• _PROBLEM STATEMENT_
Transcribe exactly the line that contains "Suppose f is" and each line that comes after it in the material, the last line included, and nothing more.

• _DATASET CONTENT_

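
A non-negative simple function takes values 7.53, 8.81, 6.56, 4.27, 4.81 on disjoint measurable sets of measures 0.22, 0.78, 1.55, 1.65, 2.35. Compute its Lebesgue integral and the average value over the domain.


Step 1: Integral = sum(value_i * measure_i)
= 7.53*0.22 + 8.81*0.78 + 6.56*1.55 + 4.27*1.65 + 4.81*2.35
= 1.6566 + 6.8718 + 10.168 + 7.0455 + 11.3035
= 37.0454
Step 2: Total measure of domain = 0.22 + 0.78 + 1.55 + 1.65 + 2.35 = 6.55
Step 3: Average value = 37.0454 / 6.55 = 5.655786


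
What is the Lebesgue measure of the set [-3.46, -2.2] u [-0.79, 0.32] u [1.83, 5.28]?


For pairwise disjoint intervals, m(union) = sum of lengths.
= (-2.2 - -3.46) + (0.32 - -0.79) + (5.28 - 1.83)
= 1.26 + 1.11 + 3.45
= 5.82


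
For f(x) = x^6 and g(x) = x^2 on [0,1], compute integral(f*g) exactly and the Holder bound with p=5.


Step 1: Exact integral of f*g = integral(x^8, 0, 1) = 1/9
     = 0.111111
Step 2: Holder bound with p=5, q=1.25:
  ||f||_p = (integral x^30 dx)^(1/5) = (1/31)^(1/5) = 0.503185
  ||g||_q = (integral x^2.5 dx)^(1/1.25) = (1/3.5)^(1/1.25) = 0.367067
Step 3: Holder bound = ||f||_p * ||g||_q = 0.503185 * 0.367067 = 0.184703
Verification: 0.111111 <= 0.184703 (Holder holds)


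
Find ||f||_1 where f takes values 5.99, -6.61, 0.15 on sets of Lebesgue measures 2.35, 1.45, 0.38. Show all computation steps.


Step 1: Compute |f_i|^1 for each value:
  |5.99|^1 = 5.99
  |-6.61|^1 = 6.61
  |0.15|^1 = 0.15
Step 2: Multiply by measures and sum:
  5.99 * 2.35 = 14.0765
  6.61 * 1.45 = 9.5845
  0.15 * 0.38 = 0.057
Sum = 14.0765 + 9.5845 + 0.057 = 23.718
Step 3: Take the p-th root:
||f||_1 = (23.718)^(1/1) = 23.718


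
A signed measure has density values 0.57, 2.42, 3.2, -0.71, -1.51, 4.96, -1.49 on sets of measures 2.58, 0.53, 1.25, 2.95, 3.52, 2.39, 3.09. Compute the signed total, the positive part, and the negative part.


Step 1: Compute signed measure on each set:
  Set 1: 0.57 * 2.58 = 1.4706
  Set 2: 2.42 * 0.53 = 1.2826
  Set 3: 3.2 * 1.25 = 4
  Set 4: -0.71 * 2.95 = -2.0945
  Set 5: -1.51 * 3.52 = -5.3152
  Set 6: 4.96 * 2.39 = 11.8544
  Set 7: -1.49 * 3.09 = -4.6041
Step 2: Total signed measure = (1.4706) + (1.2826) + (4) + (-2.0945) + (-5.3152) + (11.8544) + (-4.6041)
     = 6.5938
Step 3: Positive part mu+(X) = sum of positive contributions = 18.6076
Step 4: Negative part mu-(X) = |sum of negative contributions| = 12.0138


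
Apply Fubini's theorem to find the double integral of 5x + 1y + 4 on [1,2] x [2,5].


By Fubini, integrate in x first, then y.
Step 1: Fix y, integrate over x in [1,2]:
  integral(5x + 1y + 4, x=1..2)
  = 5*(2^2 - 1^2)/2 + (1y + 4)*(2 - 1)
  = 7.5 + (1y + 4)*1
  = 7.5 + 1y + 4
  = 11.5 + 1y
Step 2: Integrate over y in [2,5]:
  integral(11.5 + 1y, y=2..5)
  = 11.5*3 + 1*(5^2 - 2^2)/2
  = 34.5 + 10.5
  = 45


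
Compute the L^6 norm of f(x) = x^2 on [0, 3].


Step 1: ||f||_6 = (integral_0^3 |x^2|^6 dx)^(1/6)
     = (integral_0^3 x^12 dx)^(1/6)
Step 2: integral_0^3 x^12 dx = [x^13/(13)] from 0 to 3 = 3^13/13
     = 1594323/13 = 122640.230769
Step 3: ||f||_6 = (122640.230769)^(1/6) = 7.048643


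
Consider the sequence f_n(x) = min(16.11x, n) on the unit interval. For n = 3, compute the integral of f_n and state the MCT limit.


f(x) = 16.11x on [0,1]; f_n(x) = min(16.11x, n). At n = 3:
Step 1: f(x) reaches 3 at x = 3/16.11 = 0.18622
Step 2: integral(f_3) = integral(16.11x, 0, 0.18622) + integral(3, 0.18622, 1)
       = 16.11*0.18622^2/2 + 3*(1 - 0.18622)
       = 0.27933 + 2.441341
       = 2.72067
Step 3: As n -> infinity, f_n increases to f, so by MCT integral(f_n) -> integral(f) = 16.11/2 = 8.055.
Convergence: integral(f_3) = 2.72067 -> 8.055 as n -> infinity


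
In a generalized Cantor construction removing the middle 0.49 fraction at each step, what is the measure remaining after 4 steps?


Step 1: At each step, fraction remaining = 1 - 0.49 = 0.51
Step 2: After 4 steps, measure = (0.51)^4
Step 3: Computing the power step by step:
  After step 1: 0.51
  After step 2: 0.2601
  After step 3: 0.132651
  After step 4: 0.067652
Result = 0.067652


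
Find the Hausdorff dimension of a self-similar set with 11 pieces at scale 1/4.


For a self-similar set with N copies scaled by 1/r:
dim_H = log(N)/log(r) = log(11)/log(4)
= 2.397895/1.386294
= 1.729716


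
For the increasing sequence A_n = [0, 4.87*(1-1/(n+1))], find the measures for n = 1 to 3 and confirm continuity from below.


By continuity of measure from below: if A_n increases to A, then m(A_n) -> m(A).
Here A = [0, 4.87], so m(A) = 4.87
Step 1: a_1 = 4.87*(1 - 1/2) = 2.435, m(A_1) = 2.435
Step 2: a_2 = 4.87*(1 - 1/3) = 3.2467, m(A_2) = 3.2467
Step 3: a_3 = 4.87*(1 - 1/4) = 3.6525, m(A_3) = 3.6525
Limit: m(A_n) -> m([0,4.87]) = 4.87


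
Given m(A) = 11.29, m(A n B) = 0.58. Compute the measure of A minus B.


m(A \ B) = m(A) - m(A n B)
= 11.29 - 0.58
= 10.71


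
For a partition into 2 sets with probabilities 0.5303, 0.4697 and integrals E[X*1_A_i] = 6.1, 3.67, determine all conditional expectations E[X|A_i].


For each cell A_i: E[X|A_i] = E[X*1_A_i] / P(A_i)
Step 1: E[X|A_1] = 6.1 / 0.5303 = 11.502923
Step 2: E[X|A_2] = 3.67 / 0.4697 = 7.813498
Verification: E[X] = sum E[X*1_A_i] = 6.1 + 3.67 = 9.77


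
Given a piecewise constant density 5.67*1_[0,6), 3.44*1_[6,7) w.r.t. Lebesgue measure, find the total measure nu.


Integrate each piece of the Radon-Nikodym derivative:
Step 1: integral_0^6 5.67 dx = 5.67*(6-0) = 5.67*6 = 34.02
Step 2: integral_6^7 3.44 dx = 3.44*(7-6) = 3.44*1 = 3.44
Total: 34.02 + 3.44 = 37.46


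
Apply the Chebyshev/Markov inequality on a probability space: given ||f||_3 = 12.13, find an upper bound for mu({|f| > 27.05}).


Chebyshev/Markov inequality: mu(|f| > eps) <= (||f||_p / eps)^p
Step 1: ||f||_3 / eps = 12.13 / 27.05 = 0.448429
Step 2: Raise to power p = 3:
  (0.448429)^3 = 0.090174
Step 3: Therefore mu(|f| > 27.05) <= 0.090174


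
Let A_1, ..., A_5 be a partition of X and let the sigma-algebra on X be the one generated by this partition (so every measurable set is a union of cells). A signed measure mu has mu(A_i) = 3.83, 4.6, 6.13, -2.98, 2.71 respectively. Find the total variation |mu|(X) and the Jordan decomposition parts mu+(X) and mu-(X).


Step 1: Every measurable set is a union of atoms (the cells / points), so a Hahn decomposition is
  obtained by grouping atoms by sign: P = union of atoms with mu > 0, N = union of the remaining atoms.
  Atoms in P (indices): 1, 2, 3, 5;  atoms in N (indices): 4
  Positive values: 3.83, 4.6, 6.13, 2.71
  Negative values: -2.98
Step 2: mu+(X) = mu(P) = sum of positive atom values = 17.27
Step 3: mu-(X) = -mu(N) = sum of |negative atom values| = 2.98
Step 4: |mu|(X) = mu+(X) + mu-(X) = 17.27 + 2.98 = 20.25


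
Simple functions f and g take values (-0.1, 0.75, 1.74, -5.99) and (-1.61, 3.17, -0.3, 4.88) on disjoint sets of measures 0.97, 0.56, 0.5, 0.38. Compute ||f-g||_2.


Step 1: Compute differences f_i - g_i:
  -0.1 - -1.61 = 1.51
  0.75 - 3.17 = -2.42
  1.74 - -0.3 = 2.04
  -5.99 - 4.88 = -10.87
Step 2: Compute |diff|^2 * measure for each set:
  |1.51|^2 * 0.97 = 2.2801 * 0.97 = 2.211697
  |-2.42|^2 * 0.56 = 5.8564 * 0.56 = 3.279584
  |2.04|^2 * 0.5 = 4.1616 * 0.5 = 2.0808
  |-10.87|^2 * 0.38 = 118.1569 * 0.38 = 44.899622
Step 3: Sum = 52.471703
Step 4: ||f-g||_2 = (52.471703)^(1/2) = 7.243735


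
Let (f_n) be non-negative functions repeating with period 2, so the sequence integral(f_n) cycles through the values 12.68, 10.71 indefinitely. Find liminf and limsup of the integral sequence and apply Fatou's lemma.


The sequence (integral(f_n)) is periodic with period 2, repeating the values 12.68, 10.71 indefinitely.
Step 1: For a periodic sequence, every tail (a_m, a_(m+1), ...) contains all 2 period values infinitely often.
Step 2: Hence inf of every tail = min of the period values = min(12.68, 10.71) = 10.71.
        liminf_n integral(f_n) = sup over m of (inf of tail from m) = 10.71.
Step 3: Similarly sup of every tail = max of the period values = 12.68.
        limsup_n integral(f_n) = 12.68.
Step 4: Fatou's lemma: integral(liminf_n f_n) <= liminf_n integral(f_n) = 10.71.
        So the integral of the pointwise liminf is at most 10.71.


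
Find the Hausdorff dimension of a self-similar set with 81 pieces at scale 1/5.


For a self-similar set with N copies scaled by 1/r:
dim_H = log(N)/log(r) = log(81)/log(5)
= 4.394449/1.609438
= 2.730425


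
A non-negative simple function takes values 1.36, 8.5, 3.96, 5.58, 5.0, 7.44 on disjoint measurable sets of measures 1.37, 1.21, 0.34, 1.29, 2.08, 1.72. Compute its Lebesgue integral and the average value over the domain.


Step 1: Integral = sum(value_i * measure_i)
= 1.36*1.37 + 8.5*1.21 + 3.96*0.34 + 5.58*1.29 + 5.0*2.08 + 7.44*1.72
= 1.8632 + 10.285 + 1.3464 + 7.1982 + 10.4 + 12.7968
= 43.8896
Step 2: Total measure of domain = 1.37 + 1.21 + 0.34 + 1.29 + 2.08 + 1.72 = 8.01
Step 3: Average value = 43.8896 / 8.01 = 5.479351


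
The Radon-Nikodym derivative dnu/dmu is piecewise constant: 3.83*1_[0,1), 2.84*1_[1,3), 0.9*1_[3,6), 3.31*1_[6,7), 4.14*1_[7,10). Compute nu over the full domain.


Integrate each piece of the Radon-Nikodym derivative:
Step 1: integral_0^1 3.83 dx = 3.83*(1-0) = 3.83*1 = 3.83
Step 2: integral_1^3 2.84 dx = 2.84*(3-1) = 2.84*2 = 5.68
Step 3: integral_3^6 0.9 dx = 0.9*(6-3) = 0.9*3 = 2.7
Step 4: integral_6^7 3.31 dx = 3.31*(7-6) = 3.31*1 = 3.31
Step 5: integral_7^10 4.14 dx = 4.14*(10-7) = 4.14*3 = 12.42
Total: 3.83 + 5.68 + 2.7 + 3.31 + 12.42 = 27.94


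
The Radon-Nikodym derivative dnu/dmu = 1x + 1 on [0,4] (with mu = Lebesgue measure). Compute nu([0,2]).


nu(A) = integral_A (dnu/dmu) dmu = integral_0^2 (1x + 1) dx
Step 1: Antiderivative F(x) = (1/2)x^2 + 1x
Step 2: F(2) = (1/2)*2^2 + 1*2 = 2 + 2 = 4
Step 3: F(0) = (1/2)*0^2 + 1*0 = 0.0 + 0 = 0.0
Step 4: nu([0,2]) = F(2) - F(0) = 4 - 0.0 = 4


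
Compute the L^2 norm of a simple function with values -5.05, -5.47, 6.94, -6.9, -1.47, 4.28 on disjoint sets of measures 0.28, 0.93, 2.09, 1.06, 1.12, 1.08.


Step 1: Compute |f_i|^2 for each value:
  |-5.05|^2 = 25.5025
  |-5.47|^2 = 29.9209
  |6.94|^2 = 48.1636
  |-6.9|^2 = 47.61
  |-1.47|^2 = 2.1609
  |4.28|^2 = 18.3184
Step 2: Multiply by measures and sum:
  25.5025 * 0.28 = 7.1407
  29.9209 * 0.93 = 27.826437
  48.1636 * 2.09 = 100.661924
  47.61 * 1.06 = 50.4666
  2.1609 * 1.12 = 2.420208
  18.3184 * 1.08 = 19.783872
Sum = 7.1407 + 27.826437 + 100.661924 + 50.4666 + 2.420208 + 19.783872 = 208.299741
Step 3: Take the p-th root:
||f||_2 = (208.299741)^(1/2) = 14.432593


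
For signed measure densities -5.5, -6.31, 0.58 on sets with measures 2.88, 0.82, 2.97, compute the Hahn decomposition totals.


Step 1: Compute signed measure on each set:
  Set 1: -5.5 * 2.88 = -15.84
  Set 2: -6.31 * 0.82 = -5.1742
  Set 3: 0.58 * 2.97 = 1.7226
Step 2: Total signed measure = (-15.84) + (-5.1742) + (1.7226)
     = -19.2916
Step 3: Positive part mu+(X) = sum of positive contributions = 1.7226
Step 4: Negative part mu-(X) = |sum of negative contributions| = 21.0142


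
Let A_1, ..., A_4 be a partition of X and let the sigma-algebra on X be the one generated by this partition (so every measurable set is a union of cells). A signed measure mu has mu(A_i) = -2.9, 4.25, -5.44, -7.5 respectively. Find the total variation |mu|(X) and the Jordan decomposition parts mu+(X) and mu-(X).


Step 1: Every measurable set is a union of atoms (the cells / points), so a Hahn decomposition is
  obtained by grouping atoms by sign: P = union of atoms with mu > 0, N = union of the remaining atoms.
  Atoms in P (indices): 2;  atoms in N (indices): 1, 3, 4
  Positive values: 4.25
  Negative values: -2.9, -5.44, -7.5
Step 2: mu+(X) = mu(P) = sum of positive atom values = 4.25
Step 3: mu-(X) = -mu(N) = sum of |negative atom values| = 15.84
Step 4: |mu|(X) = mu+(X) + mu-(X) = 4.25 + 15.84 = 20.09


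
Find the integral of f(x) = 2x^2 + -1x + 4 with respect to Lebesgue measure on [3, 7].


The Lebesgue integral of a Riemann-integrable function agrees with the Riemann integral.
Antiderivative F(x) = (2/3)x^3 + (-1/2)x^2 + 4x
F(7) = (2/3)*7^3 + (-1/2)*7^2 + 4*7
     = (2/3)*343 + (-1/2)*49 + 4*7
     = 228.666667 + -24.5 + 28
     = 232.166667
F(3) = 25.5
Integral = F(7) - F(3) = 232.166667 - 25.5 = 206.666667


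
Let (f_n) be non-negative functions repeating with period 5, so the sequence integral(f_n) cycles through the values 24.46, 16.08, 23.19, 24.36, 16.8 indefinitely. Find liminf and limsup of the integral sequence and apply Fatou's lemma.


The sequence (integral(f_n)) is periodic with period 5, repeating the values 24.46, 16.08, 23.19, 24.36, 16.8 indefinitely.
Step 1: For a periodic sequence, every tail (a_m, a_(m+1), ...) contains all 5 period values infinitely often.
Step 2: Hence inf of every tail = min of the period values = min(24.46, 16.08, 23.19, 24.36, 16.8) = 16.08.
        liminf_n integral(f_n) = sup over m of (inf of tail from m) = 16.08.
Step 3: Similarly sup of every tail = max of the period values = 24.46.
        limsup_n integral(f_n) = 24.46.
Step 4: Fatou's lemma: integral(liminf_n f_n) <= liminf_n integral(f_n) = 16.08.
        So the integral of the pointwise liminf is at most 16.08.


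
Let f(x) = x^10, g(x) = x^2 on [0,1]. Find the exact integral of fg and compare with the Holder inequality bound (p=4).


Step 1: Exact integral of f*g = integral(x^12, 0, 1) = 1/13
     = 0.076923
Step 2: Holder bound with p=4, q=1.333333:
  ||f||_p = (integral x^40 dx)^(1/4) = (1/41)^(1/4) = 0.395188
  ||g||_q = (integral x^2.666667 dx)^(1/1.333333) = (1/3.666667)^(1/1.333333) = 0.377395
Step 3: Holder bound = ||f||_p * ||g||_q = 0.395188 * 0.377395 = 0.149142
Verification: 0.076923 <= 0.149142 (Holder holds)


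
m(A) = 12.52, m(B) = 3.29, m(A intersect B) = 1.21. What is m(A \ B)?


m(A \ B) = m(A) - m(A n B)
= 12.52 - 1.21
= 11.31


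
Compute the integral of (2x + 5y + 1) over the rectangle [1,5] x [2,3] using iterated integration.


By Fubini, integrate in x first, then y.
Step 1: Fix y, integrate over x in [1,5]:
  integral(2x + 5y + 1, x=1..5)
  = 2*(5^2 - 1^2)/2 + (5y + 1)*(5 - 1)
  = 24 + (5y + 1)*4
  = 24 + 20y + 4
  = 28 + 20y
Step 2: Integrate over y in [2,3]:
  integral(28 + 20y, y=2..3)
  = 28*1 + 20*(3^2 - 2^2)/2
  = 28 + 50
  = 78


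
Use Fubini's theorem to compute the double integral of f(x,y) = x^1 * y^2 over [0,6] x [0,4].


By Fubini's theorem, the double integral factors as a product of single integrals:
Step 1: integral_0^6 x^1 dx = [x^2/2] from 0 to 6
     = 6^2/2 = 18
Step 2: integral_0^4 y^2 dy = [y^3/3] from 0 to 4
     = 4^3/3 = 21.333333
Step 3: Double integral = 18 * 21.333333 = 384


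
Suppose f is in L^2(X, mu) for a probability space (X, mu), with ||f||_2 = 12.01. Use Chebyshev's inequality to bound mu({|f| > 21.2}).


Chebyshev/Markov inequality: mu(|f| > eps) <= (||f||_p / eps)^p
Step 1: ||f||_2 / eps = 12.01 / 21.2 = 0.566509
Step 2: Raise to power p = 2:
  (0.566509)^2 = 0.320933
Step 3: Therefore mu(|f| > 21.2) <= 0.320933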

• _WORKED SOLUTION_
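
Suppose f is in L^2(X, mu) for a probability space (X, mu), with ||f||_2 = 12.01. Use Chebyshev's inequality to bound mu({|f| > 21.2}).


Chebyshev/Markov inequality: mu(|f| > eps) <= (||f||_p / eps)^p
Step 1: ||f||_2 / eps = 12.01 / 21.2 = 0.566509
Step 2: Raise to power p = 2:
  (0.566509)^2 = 0.320933
Step 3: Therefore mu(|f| > 21.2) <= 0.320933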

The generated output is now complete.